> **ACTIVITY**: From the data below, set down exactly the lines between the one holding "arc-sec, s=9.245 ppm;" and the one holding "5. apply a 7-parameter", inclusive, and no others.

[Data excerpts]
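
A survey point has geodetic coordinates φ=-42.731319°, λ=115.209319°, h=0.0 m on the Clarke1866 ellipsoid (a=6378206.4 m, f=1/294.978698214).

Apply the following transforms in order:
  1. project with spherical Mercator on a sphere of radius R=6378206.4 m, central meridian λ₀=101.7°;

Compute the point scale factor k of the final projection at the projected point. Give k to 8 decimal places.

1.36138922

start: φ=-42.731319°, λ=115.209319°, h=0.000 m
→ into merc (λ₀=101.7°): φ=-42.73131900°, λ−λ₀=13.50931900°
scale k = 1.36138922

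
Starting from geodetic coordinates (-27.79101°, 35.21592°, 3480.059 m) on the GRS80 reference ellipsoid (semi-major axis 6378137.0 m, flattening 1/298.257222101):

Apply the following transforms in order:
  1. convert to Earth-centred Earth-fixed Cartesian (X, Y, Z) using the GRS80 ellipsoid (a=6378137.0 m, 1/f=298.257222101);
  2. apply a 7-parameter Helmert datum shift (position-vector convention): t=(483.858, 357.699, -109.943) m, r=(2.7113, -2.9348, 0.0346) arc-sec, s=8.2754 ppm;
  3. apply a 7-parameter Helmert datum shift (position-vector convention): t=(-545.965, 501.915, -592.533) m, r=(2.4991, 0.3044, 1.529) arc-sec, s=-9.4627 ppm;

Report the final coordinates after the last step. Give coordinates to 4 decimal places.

X=4615610.0541 m, Y=3258879.7357 m, Z=-2958216.9690 m

start: φ=-27.791010°, λ=35.215920°, h=3480.059 m
→ ECEF (a=6378137.000, f=1/298.257222101): X=4615664.6283, Y=3257914.2877, Z=-2957659.1685
→ Helmert 7p (PV): X=4616228.2191, Y=3258338.5996, Z=-2957685.0888
→ Helmert 7p (PV): X=4615610.0541, Y=3258879.7357, Z=-2958216.9690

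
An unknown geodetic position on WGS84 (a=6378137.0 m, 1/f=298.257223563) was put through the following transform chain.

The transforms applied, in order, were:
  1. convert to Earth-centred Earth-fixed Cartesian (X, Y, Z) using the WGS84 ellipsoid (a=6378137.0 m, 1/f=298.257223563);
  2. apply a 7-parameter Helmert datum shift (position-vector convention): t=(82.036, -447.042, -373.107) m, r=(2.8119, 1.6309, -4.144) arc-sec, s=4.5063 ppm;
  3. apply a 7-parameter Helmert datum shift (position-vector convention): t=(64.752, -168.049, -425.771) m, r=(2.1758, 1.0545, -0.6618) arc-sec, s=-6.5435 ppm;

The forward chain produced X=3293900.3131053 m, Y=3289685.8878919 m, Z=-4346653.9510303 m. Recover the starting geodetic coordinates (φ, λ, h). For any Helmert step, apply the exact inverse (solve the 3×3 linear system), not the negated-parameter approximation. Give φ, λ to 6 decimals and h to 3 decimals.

φ=-43.221458°, λ=44.969883°, h=639.481 m

start: X=3293900.3131, Y=3289685.8879, Z=-4346653.9510 m
→ Helmert⁻¹: X=3293868.7787, Y=3289840.1856, Z=-4346274.4834
→ Helmert⁻¹: X=3293740.1583, Y=3290279.3287, Z=-4345900.6042
→ geod (Bowring, a=6378137.000): φ=-43.22145800°, λ=44.96988300°, h=639.4810 m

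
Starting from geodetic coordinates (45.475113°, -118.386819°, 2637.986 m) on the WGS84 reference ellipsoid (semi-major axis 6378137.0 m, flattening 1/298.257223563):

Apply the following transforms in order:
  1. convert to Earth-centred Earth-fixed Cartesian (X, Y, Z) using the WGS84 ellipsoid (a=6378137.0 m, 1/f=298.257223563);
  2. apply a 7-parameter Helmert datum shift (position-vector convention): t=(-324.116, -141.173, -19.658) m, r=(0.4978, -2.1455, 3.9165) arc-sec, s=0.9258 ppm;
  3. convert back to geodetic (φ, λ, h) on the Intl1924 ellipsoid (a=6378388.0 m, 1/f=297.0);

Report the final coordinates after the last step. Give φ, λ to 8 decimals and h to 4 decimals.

φ=45.47362117°, λ=-118.38898124°, h=2620.2287 m

start: φ=45.475113°, λ=-118.386819°, h=2637.986 m
→ ECEF (a=6378137.000, f=1/298.257223563): X=-2130816.5943, Y=-3943030.6977, Z=4526410.8223
→ Helmert 7p (PV): X=-2131114.8960, Y=-3943226.9046, Z=4526363.6746
→ geod (Bowring, a=6378388.000): φ=45.47362117°, λ=-118.38898124°, h=2620.2287 m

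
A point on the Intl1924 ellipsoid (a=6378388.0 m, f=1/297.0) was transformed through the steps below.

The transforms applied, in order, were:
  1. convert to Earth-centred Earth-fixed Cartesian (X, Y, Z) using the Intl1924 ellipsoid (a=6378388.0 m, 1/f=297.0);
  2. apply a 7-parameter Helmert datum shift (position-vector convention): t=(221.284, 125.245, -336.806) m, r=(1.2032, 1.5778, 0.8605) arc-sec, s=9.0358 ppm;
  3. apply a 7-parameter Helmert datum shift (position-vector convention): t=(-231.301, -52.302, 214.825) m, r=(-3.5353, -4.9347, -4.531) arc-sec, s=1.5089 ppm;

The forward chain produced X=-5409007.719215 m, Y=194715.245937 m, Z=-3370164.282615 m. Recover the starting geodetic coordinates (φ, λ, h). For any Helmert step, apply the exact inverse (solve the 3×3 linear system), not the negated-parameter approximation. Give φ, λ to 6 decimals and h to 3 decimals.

φ=-32.080691°, λ=177.939743°, h=3483.910 m

start: X=-5409007.7192, Y=194715.2459, Z=-3370164.2826 m
→ Helmert⁻¹: X=-5408853.1640, Y=194706.2029, Z=-3370241.2829
→ Helmert⁻¹: X=-5408998.9836, Y=194582.1075, Z=-3369916.5380
→ geod (Bowring, a=6378388.000): φ=-32.08069100°, λ=177.93974300°, h=3483.9100 m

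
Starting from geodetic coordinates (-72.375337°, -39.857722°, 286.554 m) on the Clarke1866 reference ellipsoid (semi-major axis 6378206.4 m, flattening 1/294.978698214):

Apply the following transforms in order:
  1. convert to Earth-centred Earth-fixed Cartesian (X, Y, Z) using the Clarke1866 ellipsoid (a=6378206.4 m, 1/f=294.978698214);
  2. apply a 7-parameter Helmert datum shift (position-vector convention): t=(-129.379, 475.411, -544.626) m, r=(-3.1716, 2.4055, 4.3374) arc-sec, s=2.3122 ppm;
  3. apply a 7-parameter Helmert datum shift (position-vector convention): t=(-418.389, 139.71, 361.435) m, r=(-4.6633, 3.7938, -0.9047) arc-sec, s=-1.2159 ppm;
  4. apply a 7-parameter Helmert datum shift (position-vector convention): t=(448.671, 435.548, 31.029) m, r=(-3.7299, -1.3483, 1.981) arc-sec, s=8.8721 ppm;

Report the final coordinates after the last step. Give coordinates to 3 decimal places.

start: φ=-72.375337°, λ=-39.857722°, h=286.554 m
→ ECEF (a=6378206.400, f=1/294.978698214): X=1487103.6019, Y=-1241548.2910, Z=-6056590.0064
→ Helmert 7p (PV): X=1486933.1358, Y=-1241137.6078, Z=-6057146.8889
→ Helmert 7p (PV): X=1486396.0869, Y=-1241139.8523, Z=-6056777.3779
→ Helmert 7p (PV): X=1486909.4575, Y=-1240810.5662, Z=-6056767.9251

X=1486909.458 m, Y=-1240810.566 m, Z=-6056767.925 m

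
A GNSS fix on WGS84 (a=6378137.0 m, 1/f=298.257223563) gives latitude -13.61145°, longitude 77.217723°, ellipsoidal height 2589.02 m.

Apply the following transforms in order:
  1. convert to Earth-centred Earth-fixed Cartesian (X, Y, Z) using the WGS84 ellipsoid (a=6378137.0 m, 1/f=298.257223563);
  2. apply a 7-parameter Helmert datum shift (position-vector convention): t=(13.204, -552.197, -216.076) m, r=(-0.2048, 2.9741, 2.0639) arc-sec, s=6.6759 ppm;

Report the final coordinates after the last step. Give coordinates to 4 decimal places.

start: φ=-13.611450°, λ=77.217723°, h=2589.020 m
→ ECEF (a=6378137.000, f=1/298.257223563): X=1372320.3903, Y=6048950.8835, Z=-1491844.8956
→ Helmert 7p (PV): X=1372260.7183, Y=6048451.3190, Z=-1492096.7244

X=1372260.7183 m, Y=6048451.3190 m, Z=-1492096.7244 m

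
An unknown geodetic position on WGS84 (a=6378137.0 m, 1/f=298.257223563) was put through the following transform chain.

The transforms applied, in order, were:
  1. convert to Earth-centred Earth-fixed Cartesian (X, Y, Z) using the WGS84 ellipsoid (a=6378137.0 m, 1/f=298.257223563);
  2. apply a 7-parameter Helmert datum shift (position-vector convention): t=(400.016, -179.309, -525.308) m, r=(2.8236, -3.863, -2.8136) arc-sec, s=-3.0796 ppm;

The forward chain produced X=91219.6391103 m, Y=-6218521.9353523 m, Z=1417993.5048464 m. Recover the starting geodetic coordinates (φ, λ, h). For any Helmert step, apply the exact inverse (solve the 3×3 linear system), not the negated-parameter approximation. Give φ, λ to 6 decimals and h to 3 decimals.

φ=12.933455°, λ=-89.162219°, h=1677.943 m

start: X=91219.6391, Y=-6218521.9354, Z=1417993.5048 m
→ Helmert⁻¹: X=90931.2936, Y=-6218341.1165, Z=1418606.6024
→ geod (Bowring, a=6378137.000): φ=12.93345500°, λ=-89.16221900°, h=1677.9430 m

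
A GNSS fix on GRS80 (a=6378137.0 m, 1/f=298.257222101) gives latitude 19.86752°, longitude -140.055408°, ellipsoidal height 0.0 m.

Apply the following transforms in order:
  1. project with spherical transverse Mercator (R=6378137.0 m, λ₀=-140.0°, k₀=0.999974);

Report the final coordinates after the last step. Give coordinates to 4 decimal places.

start: φ=19.867520°, λ=-140.055408°, h=0.000 m
→ tm (R=6378137.0, λ₀=-140.0°): E=-5800.7272, N=2211585.6602

E=-5800.7272 m, N=2211585.6602 m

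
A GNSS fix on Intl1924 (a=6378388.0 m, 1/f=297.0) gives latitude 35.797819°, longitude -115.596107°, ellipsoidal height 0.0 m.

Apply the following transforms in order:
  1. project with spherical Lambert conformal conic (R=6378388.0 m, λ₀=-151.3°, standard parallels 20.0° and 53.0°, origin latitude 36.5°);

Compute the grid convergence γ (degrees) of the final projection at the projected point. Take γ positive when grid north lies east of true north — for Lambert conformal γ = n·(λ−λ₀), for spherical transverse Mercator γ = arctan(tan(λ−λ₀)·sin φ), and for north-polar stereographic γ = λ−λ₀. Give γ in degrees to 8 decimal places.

start: φ=35.797819°, λ=-115.596107°, h=0.000 m
→ into lcc (λ₀=-151.3°): φ=35.79781900°, λ−λ₀=35.70389300°
convergence γ = 21.54464592°

21.54464592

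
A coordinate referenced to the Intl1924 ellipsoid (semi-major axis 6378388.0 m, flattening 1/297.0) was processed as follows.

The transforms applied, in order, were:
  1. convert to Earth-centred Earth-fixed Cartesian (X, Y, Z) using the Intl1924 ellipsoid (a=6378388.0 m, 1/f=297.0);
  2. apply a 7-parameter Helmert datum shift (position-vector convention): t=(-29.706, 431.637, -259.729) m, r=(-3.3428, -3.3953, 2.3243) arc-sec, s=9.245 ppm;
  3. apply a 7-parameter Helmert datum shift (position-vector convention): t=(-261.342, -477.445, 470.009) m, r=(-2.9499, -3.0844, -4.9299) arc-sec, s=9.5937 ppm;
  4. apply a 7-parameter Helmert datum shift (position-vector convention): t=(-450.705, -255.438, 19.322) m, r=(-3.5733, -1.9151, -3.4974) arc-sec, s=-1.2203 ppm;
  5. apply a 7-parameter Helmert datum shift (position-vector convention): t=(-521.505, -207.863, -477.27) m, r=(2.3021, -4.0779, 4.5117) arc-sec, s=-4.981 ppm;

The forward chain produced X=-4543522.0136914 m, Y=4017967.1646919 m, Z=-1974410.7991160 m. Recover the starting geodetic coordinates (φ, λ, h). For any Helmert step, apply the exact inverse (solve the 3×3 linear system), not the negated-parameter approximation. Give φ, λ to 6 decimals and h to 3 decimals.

φ=-18.141052°, λ=138.501914°, h=1495.831 m

start: X=-4543522.0137, Y=4017967.1647, Z=-1974410.7991 m
→ Helmert⁻¹: X=-4542974.2689, Y=4018272.3819, Z=-1973898.3933
→ Helmert⁻¹: X=-4542615.5703, Y=4018489.8936, Z=-1973808.3317
→ Helmert⁻¹: X=-4542436.2249, Y=4018848.4473, Z=-1974133.9988
→ Helmert⁻¹: X=-4542351.7317, Y=4018462.8328, Z=-1973716.1258
→ geod (Bowring, a=6378388.000): φ=-18.14105200°, λ=138.50191400°, h=1495.8310 m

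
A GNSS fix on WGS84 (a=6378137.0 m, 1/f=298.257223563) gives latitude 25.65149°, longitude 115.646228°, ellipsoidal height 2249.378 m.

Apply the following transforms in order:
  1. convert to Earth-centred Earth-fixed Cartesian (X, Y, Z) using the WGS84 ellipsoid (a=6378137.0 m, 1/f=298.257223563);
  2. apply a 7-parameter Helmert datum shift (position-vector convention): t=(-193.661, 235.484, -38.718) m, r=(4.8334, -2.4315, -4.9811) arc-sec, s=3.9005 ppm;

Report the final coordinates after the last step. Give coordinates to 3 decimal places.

X=-2491024.178 m, Y=5188442.962 m, Z=2745346.379 m

start: φ=25.651490°, λ=115.646228°, h=2249.378 m
→ ECEF (a=6378137.000, f=1/298.257223563): X=-2490913.7297, Y=5188191.4185, Z=2745282.1774
→ Helmert 7p (PV): X=-2491024.1783, Y=5188442.9621, Z=2745346.3790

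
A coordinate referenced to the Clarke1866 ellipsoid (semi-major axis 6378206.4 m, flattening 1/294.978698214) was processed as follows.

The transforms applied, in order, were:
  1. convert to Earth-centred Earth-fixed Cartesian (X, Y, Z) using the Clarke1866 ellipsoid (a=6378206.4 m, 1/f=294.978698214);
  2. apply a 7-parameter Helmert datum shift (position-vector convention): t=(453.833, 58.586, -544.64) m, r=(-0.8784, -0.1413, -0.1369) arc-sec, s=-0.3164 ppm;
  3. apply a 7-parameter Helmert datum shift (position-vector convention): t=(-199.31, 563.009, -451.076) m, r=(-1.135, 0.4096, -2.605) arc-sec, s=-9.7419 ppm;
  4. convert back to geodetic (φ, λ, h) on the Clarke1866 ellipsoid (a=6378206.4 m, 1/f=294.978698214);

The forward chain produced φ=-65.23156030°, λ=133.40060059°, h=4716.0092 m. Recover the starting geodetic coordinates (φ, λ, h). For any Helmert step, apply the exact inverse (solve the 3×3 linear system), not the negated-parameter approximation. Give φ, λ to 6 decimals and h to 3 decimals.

φ=-65.229718°, λ=133.413496°, h=3759.893 m

start: φ=-65.231560°, λ=133.400601°, h=4716.009 m
→ ECEF (a=6378206.400, f=1/294.978698214): X=-1842531.8383, Y=1948381.8780, Z=-5772664.7308
→ Helmert⁻¹: X=-1842363.6139, Y=1947846.3394, Z=-5772262.8280
→ Helmert⁻¹: X=-1842823.2766, Y=1947811.7260, Z=-5771710.4568
→ geod (Bowring, a=6378206.400): φ=-65.22971800°, λ=133.41349600°, h=3759.8930 m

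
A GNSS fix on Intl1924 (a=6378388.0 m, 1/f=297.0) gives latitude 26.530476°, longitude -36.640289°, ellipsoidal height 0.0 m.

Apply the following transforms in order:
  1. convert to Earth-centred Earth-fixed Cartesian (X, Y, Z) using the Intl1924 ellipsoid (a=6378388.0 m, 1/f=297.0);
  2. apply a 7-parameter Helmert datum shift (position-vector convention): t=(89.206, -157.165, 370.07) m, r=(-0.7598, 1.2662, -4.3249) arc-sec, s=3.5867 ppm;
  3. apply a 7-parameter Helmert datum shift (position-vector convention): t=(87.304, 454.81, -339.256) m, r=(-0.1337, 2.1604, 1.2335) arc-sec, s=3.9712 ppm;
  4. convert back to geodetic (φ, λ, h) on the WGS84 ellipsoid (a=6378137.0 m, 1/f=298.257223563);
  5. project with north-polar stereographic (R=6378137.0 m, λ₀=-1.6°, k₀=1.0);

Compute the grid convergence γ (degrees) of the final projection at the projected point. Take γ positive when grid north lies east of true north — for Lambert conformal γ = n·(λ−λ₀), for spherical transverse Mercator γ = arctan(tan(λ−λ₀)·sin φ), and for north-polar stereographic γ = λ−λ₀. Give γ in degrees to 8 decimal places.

start: φ=26.530476°, λ=-36.640289°, h=0.000 m
→ ECEF (a=6378388.000, f=1/297.0): X=4582138.0649, Y=-3407997.8358, Z=2831805.1157
→ Helmert 7p (PV): X=4582189.6312, Y=-3408252.8702, Z=2832169.7678
→ Helmert 7p (PV): X=4582345.1780, Y=-3407782.3569, Z=2831795.9745
→ geod (Bowring, a=6378137.000): φ=26.52959284°, λ=-36.63731411°, h=262.3770 m
→ into stereo (λ₀=-1.6°): φ=26.52959284°, λ−λ₀=-35.03731411°
convergence γ = -35.03731411°

-35.03731411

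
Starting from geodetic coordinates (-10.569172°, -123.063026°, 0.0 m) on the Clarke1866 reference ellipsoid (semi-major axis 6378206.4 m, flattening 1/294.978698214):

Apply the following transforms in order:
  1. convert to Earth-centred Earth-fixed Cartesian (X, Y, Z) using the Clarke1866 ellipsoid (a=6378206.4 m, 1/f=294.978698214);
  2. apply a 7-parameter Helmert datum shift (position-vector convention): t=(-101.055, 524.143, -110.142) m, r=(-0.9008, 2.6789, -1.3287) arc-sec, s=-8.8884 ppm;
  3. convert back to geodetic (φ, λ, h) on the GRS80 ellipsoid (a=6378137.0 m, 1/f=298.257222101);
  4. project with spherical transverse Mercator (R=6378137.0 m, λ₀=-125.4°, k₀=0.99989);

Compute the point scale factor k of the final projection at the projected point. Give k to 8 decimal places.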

> **ANSWER BELOW**:
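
  2. apply a 7-parameter Helmert datum shift (position-vector convention): t=(-29.706, 431.637, -259.729) m, r=(-3.3428, -3.3953, 2.3243) arc-sec, s=9.245 ppm;
  3. apply a 7-parameter Helmert datum shift (position-vector convention): t=(-261.342, -477.445, 470.009) m, r=(-2.9499, -3.0844, -4.9299) arc-sec, s=9.5937 ppm;
  4. apply a 7-parameter Helmert datum shift (position-vector convention): t=(-450.705, -255.438, 19.322) m, r=(-3.5733, -1.9151, -3.4974) arc-sec, s=-1.2203 ppm;
  5. apply a 7-parameter Helmert datum shift (position-vector convention): t=(-521.505, -207.863, -477.27) m, r=(2.3021, -4.0779, 4.5117) arc-sec, s=-4.981 ppm;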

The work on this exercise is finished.